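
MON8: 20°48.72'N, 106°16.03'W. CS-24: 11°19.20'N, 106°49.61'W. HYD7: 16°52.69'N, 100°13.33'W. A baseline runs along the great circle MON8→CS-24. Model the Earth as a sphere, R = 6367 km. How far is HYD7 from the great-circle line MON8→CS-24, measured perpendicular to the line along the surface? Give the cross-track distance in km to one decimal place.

666.4 km

MON8: φ = +20.81200°, λ = -106.26717°
CS-24: φ = +11.32000°, λ = -106.82683°
HYD7: φ = +16.87817°, λ = -100.22217°
δ₁₃ = central angle MON8→HYD7 = 0.121151 rad  (haversine)
θ₁₃ = bearing MON8→HYD7 = 123.505°,  θ₁₂ = bearing MON8→CS-24 = 183.324°
dₓₜ = R·arcsin(sin δ₁₃ · sin(θ₁₃ − θ₁₂)) = 6367·arcsin(0.12086·sin(-59.819°)) = -666.391 km
|dₓₜ| = 666.391 km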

━━━━━━━━━━━━━━━━

▸ **YOUR GOAL**
Copy each line above exactly as it stands.

▸ **REPLY TO THE TASK**
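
MON8: 20°48.72'N, 106°16.03'W. CS-24: 11°19.20'N, 106°49.61'W. HYD7: 16°52.69'N, 100°13.33'W. A baseline runs along the great circle MON8→CS-24. Model the Earth as a sphere, R = 6367 km. How far is HYD7 from the great-circle line MON8→CS-24, measured perpendicular to the line along the surface? Give the cross-track distance in km to one decimal place.

666.4 km

MON8: φ = +20.81200°, λ = -106.26717°
CS-24: φ = +11.32000°, λ = -106.82683°
HYD7: φ = +16.87817°, λ = -100.22217°
δ₁₃ = central angle MON8→HYD7 = 0.121151 rad  (haversine)
θ₁₃ = bearing MON8→HYD7 = 123.505°,  θ₁₂ = bearing MON8→CS-24 = 183.324°
dₓₜ = R·arcsin(sin δ₁₃ · sin(θ₁₃ − θ₁₂)) = 6367·arcsin(0.12086·sin(-59.819°)) = -666.391 km
|dₓₜ| = 666.391 km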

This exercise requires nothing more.